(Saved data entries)
---
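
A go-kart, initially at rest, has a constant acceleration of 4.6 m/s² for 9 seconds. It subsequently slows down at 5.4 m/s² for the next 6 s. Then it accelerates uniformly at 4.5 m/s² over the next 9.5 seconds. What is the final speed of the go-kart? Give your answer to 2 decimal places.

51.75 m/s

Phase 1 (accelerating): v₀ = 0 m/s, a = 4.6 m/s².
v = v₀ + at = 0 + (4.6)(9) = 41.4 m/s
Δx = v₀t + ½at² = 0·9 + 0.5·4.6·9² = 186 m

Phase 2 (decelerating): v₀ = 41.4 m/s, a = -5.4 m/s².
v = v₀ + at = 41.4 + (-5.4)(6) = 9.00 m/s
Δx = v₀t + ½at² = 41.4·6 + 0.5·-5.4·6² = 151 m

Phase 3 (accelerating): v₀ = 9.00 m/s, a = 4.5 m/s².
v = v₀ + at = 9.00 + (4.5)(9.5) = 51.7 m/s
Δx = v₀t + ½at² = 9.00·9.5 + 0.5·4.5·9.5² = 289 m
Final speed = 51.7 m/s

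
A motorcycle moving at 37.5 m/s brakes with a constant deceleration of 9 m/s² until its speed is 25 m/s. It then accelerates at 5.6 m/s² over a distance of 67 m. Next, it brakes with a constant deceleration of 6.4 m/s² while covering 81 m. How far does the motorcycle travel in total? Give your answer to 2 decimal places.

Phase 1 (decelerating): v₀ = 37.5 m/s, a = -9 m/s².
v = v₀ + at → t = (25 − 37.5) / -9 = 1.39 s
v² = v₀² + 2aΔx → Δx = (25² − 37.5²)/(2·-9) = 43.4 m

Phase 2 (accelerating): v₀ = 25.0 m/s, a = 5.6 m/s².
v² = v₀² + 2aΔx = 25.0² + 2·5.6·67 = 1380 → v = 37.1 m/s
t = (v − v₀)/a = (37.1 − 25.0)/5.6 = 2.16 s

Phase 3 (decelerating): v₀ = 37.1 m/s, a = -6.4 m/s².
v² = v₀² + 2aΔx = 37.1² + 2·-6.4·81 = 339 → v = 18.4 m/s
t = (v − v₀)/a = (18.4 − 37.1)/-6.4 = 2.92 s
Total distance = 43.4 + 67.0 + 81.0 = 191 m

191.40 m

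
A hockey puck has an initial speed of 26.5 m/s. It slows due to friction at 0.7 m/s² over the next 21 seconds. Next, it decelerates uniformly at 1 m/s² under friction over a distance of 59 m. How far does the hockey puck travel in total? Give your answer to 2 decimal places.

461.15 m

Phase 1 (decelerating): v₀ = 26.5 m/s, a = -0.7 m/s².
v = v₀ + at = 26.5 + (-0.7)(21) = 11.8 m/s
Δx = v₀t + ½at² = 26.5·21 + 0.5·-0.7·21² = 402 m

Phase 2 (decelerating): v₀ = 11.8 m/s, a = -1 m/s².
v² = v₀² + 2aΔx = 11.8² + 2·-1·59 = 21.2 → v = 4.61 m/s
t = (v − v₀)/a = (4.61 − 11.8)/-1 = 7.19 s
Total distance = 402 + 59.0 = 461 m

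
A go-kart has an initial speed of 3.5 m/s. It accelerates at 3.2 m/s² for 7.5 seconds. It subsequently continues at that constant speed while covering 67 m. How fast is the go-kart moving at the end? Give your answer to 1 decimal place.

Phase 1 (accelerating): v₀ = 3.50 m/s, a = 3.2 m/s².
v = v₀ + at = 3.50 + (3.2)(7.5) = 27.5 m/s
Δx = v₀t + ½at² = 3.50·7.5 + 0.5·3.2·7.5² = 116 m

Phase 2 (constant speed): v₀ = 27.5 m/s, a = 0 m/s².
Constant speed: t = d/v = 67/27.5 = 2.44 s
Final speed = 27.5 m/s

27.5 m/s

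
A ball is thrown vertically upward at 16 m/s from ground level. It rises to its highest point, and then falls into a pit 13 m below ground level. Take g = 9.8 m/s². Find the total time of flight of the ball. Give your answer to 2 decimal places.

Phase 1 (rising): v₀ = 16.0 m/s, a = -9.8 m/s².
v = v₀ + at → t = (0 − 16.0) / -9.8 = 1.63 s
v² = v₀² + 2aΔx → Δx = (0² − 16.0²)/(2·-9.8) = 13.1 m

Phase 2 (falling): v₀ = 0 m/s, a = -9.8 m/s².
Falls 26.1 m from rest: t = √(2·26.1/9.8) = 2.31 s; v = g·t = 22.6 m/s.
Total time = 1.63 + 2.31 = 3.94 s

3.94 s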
---
(Directions for this task): Please reproduce the closing stretch of the records, from the line with "A ball is thrown" through the last line, exactly as it stands.

(Response):
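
A ball is thrown vertically upward at 16 m/s from ground level. It rises to its highest point, and then falls into a pit 13 m below ground level. Take g = 9.8 m/s². Find the total time of flight of the ball. Give your answer to 2 decimal places.

Phase 1 (rising): v₀ = 16.0 m/s, a = -9.8 m/s².
v = v₀ + at → t = (0 − 16.0) / -9.8 = 1.63 s
v² = v₀² + 2aΔx → Δx = (0² − 16.0²)/(2·-9.8) = 13.1 m

Phase 2 (falling): v₀ = 0 m/s, a = -9.8 m/s².
Falls 26.1 m from rest: t = √(2·26.1/9.8) = 2.31 s; v = g·t = 22.6 m/s.
Total time = 1.63 + 2.31 = 3.94 s

3.94 s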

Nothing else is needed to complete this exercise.